Task objective: Render every entry exactly as it appears.

------------------------------------

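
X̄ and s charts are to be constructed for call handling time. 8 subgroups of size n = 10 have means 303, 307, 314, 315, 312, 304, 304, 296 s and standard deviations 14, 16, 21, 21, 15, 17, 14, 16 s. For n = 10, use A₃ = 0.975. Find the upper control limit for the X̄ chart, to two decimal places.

323.21

X̄̄ = (303 + 307 + 314 + 315 + 312 + 304 + 304 + 296) / 8 = 306.8750
s̄ = (14 + 16 + 21 + 21 + 15 + 17 + 14 + 16) / 8 = 16.7500
UCL = X̄̄ + A₃·s̄ = 306.8750 + 0.975 × 16.7500 = 323.2063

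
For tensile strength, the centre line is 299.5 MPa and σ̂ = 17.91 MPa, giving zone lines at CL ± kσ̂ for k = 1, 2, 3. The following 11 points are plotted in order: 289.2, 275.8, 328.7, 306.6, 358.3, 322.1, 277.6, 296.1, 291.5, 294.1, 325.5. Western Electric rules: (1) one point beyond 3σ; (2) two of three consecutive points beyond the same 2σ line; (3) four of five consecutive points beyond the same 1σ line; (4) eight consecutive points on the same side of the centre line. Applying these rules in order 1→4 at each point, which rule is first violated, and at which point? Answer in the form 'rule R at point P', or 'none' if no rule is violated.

rule 1 at point 5

Zone of each point (C = within 1σ̂, B = 1σ̂–2σ̂, A = 2σ̂–3σ̂, * = beyond 3σ̂; sign = side of CL): 1:-C, 2:-B, 3:+B, 4:+C, 5:+*, 6:+B, 7:-B, 8:-C, 9:-C, 10:-C, 11:+B
Rule 1 (one point beyond the 3σ limits) is satisfied at point 5.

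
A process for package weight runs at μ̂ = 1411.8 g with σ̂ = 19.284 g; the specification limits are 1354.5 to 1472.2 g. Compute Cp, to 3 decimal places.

1.017

Cp = (USL − LSL) / (6σ̂) = (1472.2 − 1354.5) / (6 × 19.284) = 117.7000 / 115.7040 = 1.0173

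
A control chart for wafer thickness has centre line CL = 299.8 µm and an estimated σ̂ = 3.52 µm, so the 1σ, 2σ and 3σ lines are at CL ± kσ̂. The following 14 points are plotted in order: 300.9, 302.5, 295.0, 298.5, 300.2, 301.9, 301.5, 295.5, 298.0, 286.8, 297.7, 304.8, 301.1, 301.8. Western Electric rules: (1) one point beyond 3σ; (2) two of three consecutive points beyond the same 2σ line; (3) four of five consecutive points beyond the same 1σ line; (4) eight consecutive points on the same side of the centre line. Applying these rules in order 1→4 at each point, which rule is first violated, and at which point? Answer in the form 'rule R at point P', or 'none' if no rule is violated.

Zone of each point (C = within 1σ̂, B = 1σ̂–2σ̂, A = 2σ̂–3σ̂, * = beyond 3σ̂; sign = side of CL): 1:+C, 2:+C, 3:-B, 4:-C, 5:+C, 6:+C, 7:+C, 8:-B, 9:-C, 10:-*, 11:-C, 12:+B, 13:+C, 14:+C
Rule 1 (one point beyond the 3σ limits) is satisfied at point 10.

rule 1 at point 10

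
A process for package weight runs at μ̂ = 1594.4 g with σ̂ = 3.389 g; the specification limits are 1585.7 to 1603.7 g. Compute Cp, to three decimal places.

Cp = (USL − LSL) / (6σ̂) = (1603.7 − 1585.7) / (6 × 3.389) = 18.0000 / 20.3340 = 0.8852

0.885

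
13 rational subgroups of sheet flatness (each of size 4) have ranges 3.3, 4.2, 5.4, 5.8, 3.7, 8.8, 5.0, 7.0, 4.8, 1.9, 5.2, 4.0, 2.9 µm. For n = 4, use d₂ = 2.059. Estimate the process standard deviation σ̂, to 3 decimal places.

2.316

R̄ = (3.3 + 4.2 + 5.4 + 5.8 + 3.7 + 8.8 + 5.0 + 7.0 + 4.8 + 1.9 + 5.2 + 4.0 + 2.9) / 13 = 4.7692
σ̂ = R̄ / d₂ = 4.7692 / 2.059 = 2.3163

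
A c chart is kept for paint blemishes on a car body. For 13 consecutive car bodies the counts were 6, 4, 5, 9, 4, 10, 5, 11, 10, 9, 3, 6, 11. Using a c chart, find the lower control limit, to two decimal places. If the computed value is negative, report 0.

0.00

c̄ = (6 + 4 + 5 + 9 + 4 + 10 + 5 + 11 + 10 + 9 + 3 + 6 + 11) / 13 = 93 / 13 = 7.1538
LCL = c̄ − 3√c̄ = 7.1538 − 3 × 2.6747 = -0.8702 → 0 (cannot be negative)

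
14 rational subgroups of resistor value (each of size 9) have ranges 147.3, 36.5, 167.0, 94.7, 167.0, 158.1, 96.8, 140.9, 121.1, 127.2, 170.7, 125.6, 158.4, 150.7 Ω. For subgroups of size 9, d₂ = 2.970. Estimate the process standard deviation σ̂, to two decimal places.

R̄ = (147.3 + 36.5 + 167.0 + 94.7 + 167.0 + 158.1 + 96.8 + 140.9 + 121.1 + 127.2 + 170.7 + 125.6 + 158.4 + 150.7) / 14 = 133.0000
σ̂ = R̄ / d₂ = 133.0000 / 2.970 = 44.7811

44.78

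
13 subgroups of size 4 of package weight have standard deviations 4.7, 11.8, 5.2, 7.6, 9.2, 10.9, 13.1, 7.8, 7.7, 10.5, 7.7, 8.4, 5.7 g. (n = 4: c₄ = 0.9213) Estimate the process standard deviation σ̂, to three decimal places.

s̄ = (4.7 + 11.8 + 5.2 + 7.6 + 9.2 + 10.9 + 13.1 + 7.8 + 7.7 + 10.5 + 7.7 + 8.4 + 5.7) / 13 = 8.4846
σ̂ = s̄ / c₄ = 8.4846 / 0.9213 = 9.2094

9.209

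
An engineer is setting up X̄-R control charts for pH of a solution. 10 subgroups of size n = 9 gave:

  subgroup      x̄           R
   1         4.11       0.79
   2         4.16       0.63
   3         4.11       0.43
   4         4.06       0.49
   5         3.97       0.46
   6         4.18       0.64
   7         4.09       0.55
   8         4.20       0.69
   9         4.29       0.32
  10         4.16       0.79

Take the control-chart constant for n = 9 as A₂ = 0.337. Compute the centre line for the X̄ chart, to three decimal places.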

------------------------------------

Solution to this problem:
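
X̄ and s charts are to be constructed for call handling time. 8 subgroups of size n = 10 have means 303, 307, 314, 315, 312, 304, 304, 296 s and standard deviations 14, 16, 21, 21, 15, 17, 14, 16 s. For n = 10, use A₃ = 0.975. Find the upper control limit for the X̄ chart, to two decimal places.

323.21

X̄̄ = (303 + 307 + 314 + 315 + 312 + 304 + 304 + 296) / 8 = 306.8750
s̄ = (14 + 16 + 21 + 21 + 15 + 17 + 14 + 16) / 8 = 16.7500
UCL = X̄̄ + A₃·s̄ = 306.8750 + 0.975 × 16.7500 = 323.2063

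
For tensile strength, the centre line is 299.5 MPa and σ̂ = 17.91 MPa, giving zone lines at CL ± kσ̂ for k = 1, 2, 3. The following 11 points are plotted in order: 289.2, 275.8, 328.7, 306.6, 358.3, 322.1, 277.6, 296.1, 291.5, 294.1, 325.5. Western Electric rules: (1) one point beyond 3σ; (2) two of three consecutive points beyond the same 2σ line; (3) four of five consecutive points beyond the same 1σ line; (4) eight consecutive points on the same side of the centre line. Applying these rules in order 1→4 at each point, which rule is first violated, and at which point? Answer in the form 'rule R at point P', or 'none' if no rule is violated.

rule 1 at point 5

Zone of each point (C = within 1σ̂, B = 1σ̂–2σ̂, A = 2σ̂–3σ̂, * = beyond 3σ̂; sign = side of CL): 1:-C, 2:-B, 3:+B, 4:+C, 5:+*, 6:+B, 7:-B, 8:-C, 9:-C, 10:-C, 11:+B
Rule 1 (one point beyond the 3σ limits) is satisfied at point 5.

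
A process for package weight runs at μ̂ = 1411.8 g with σ̂ = 19.284 g; the specification limits are 1354.5 to 1472.2 g. Compute Cp, to 3 decimal places.

1.017

Cp = (USL − LSL) / (6σ̂) = (1472.2 − 1354.5) / (6 × 19.284) = 117.7000 / 115.7040 = 1.0173

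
A control chart for wafer thickness has centre line CL = 299.8 µm and an estimated σ̂ = 3.52 µm, so the 1σ, 2σ and 3σ lines are at CL ± kσ̂. The following 14 points are plotted in order: 300.9, 302.5, 295.0, 298.5, 300.2, 301.9, 301.5, 295.5, 298.0, 286.8, 297.7, 304.8, 301.1, 301.8. Western Electric rules: (1) one point beyond 3σ; (2) two of three consecutive points beyond the same 2σ line; (3) four of five consecutive points beyond the same 1σ line; (4) eight consecutive points on the same side of the centre line. Applying these rules in order 1→4 at each point, which rule is first violated, and at which point? Answer in the form 'rule R at point P', or 'none' if no rule is violated.

Zone of each point (C = within 1σ̂, B = 1σ̂–2σ̂, A = 2σ̂–3σ̂, * = beyond 3σ̂; sign = side of CL): 1:+C, 2:+C, 3:-B, 4:-C, 5:+C, 6:+C, 7:+C, 8:-B, 9:-C, 10:-*, 11:-C, 12:+B, 13:+C, 14:+C
Rule 1 (one point beyond the 3σ limits) is satisfied at point 10.

rule 1 at point 10

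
A process for package weight runs at μ̂ = 1594.4 g with σ̂ = 3.389 g; the specification limits are 1585.7 to 1603.7 g. Compute Cp, to three decimal places.

Cp = (USL − LSL) / (6σ̂) = (1603.7 − 1585.7) / (6 × 3.389) = 18.0000 / 20.3340 = 0.8852

0.885

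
13 rational subgroups of sheet flatness (each of size 4) have ranges 3.3, 4.2, 5.4, 5.8, 3.7, 8.8, 5.0, 7.0, 4.8, 1.9, 5.2, 4.0, 2.9 µm. For n = 4, use d₂ = 2.059. Estimate the process standard deviation σ̂, to 3 decimal places.

2.316

R̄ = (3.3 + 4.2 + 5.4 + 5.8 + 3.7 + 8.8 + 5.0 + 7.0 + 4.8 + 1.9 + 5.2 + 4.0 + 2.9) / 13 = 4.7692
σ̂ = R̄ / d₂ = 4.7692 / 2.059 = 2.3163

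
A c chart is kept for paint blemishes on a car body. For 13 consecutive car bodies the counts were 6, 4, 5, 9, 4, 10, 5, 11, 10, 9, 3, 6, 11. Using a c chart, find the lower control limit, to two decimal places. If the computed value is negative, report 0.

0.00

c̄ = (6 + 4 + 5 + 9 + 4 + 10 + 5 + 11 + 10 + 9 + 3 + 6 + 11) / 13 = 93 / 13 = 7.1538
LCL = c̄ − 3√c̄ = 7.1538 − 3 × 2.6747 = -0.8702 → 0 (cannot be negative)

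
14 rational subgroups of resistor value (each of size 9) have ranges 147.3, 36.5, 167.0, 94.7, 167.0, 158.1, 96.8, 140.9, 121.1, 127.2, 170.7, 125.6, 158.4, 150.7 Ω. For subgroups of size 9, d₂ = 2.970. Estimate the process standard deviation σ̂, to two decimal places.

R̄ = (147.3 + 36.5 + 167.0 + 94.7 + 167.0 + 158.1 + 96.8 + 140.9 + 121.1 + 127.2 + 170.7 + 125.6 + 158.4 + 150.7) / 14 = 133.0000
σ̂ = R̄ / d₂ = 133.0000 / 2.970 = 44.7811

44.78

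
13 subgroups of size 4 of package weight have standard deviations 4.7, 11.8, 5.2, 7.6, 9.2, 10.9, 13.1, 7.8, 7.7, 10.5, 7.7, 8.4, 5.7 g. (n = 4: c₄ = 0.9213) Estimate the process standard deviation σ̂, to three decimal places.

s̄ = (4.7 + 11.8 + 5.2 + 7.6 + 9.2 + 10.9 + 13.1 + 7.8 + 7.7 + 10.5 + 7.7 + 8.4 + 5.7) / 13 = 8.4846
σ̂ = s̄ / c₄ = 8.4846 / 0.9213 = 9.2094

9.209

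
An engineer is setting up X̄-R control charts for pH of a solution. 10 subgroups of size n = 9 gave:

  subgroup      x̄           R
   1         4.11       0.79
   2         4.16       0.63
   3         4.11       0.43
   4         4.06       0.49
   5         3.97       0.46
   6         4.18       0.64
   7         4.09       0.55
   8         4.20       0.69
   9         4.29       0.32
  10         4.16       0.79

Take the control-chart constant for n = 9 as A₂ = 0.337. Compute the centre line for the X̄ chart, to three decimal places.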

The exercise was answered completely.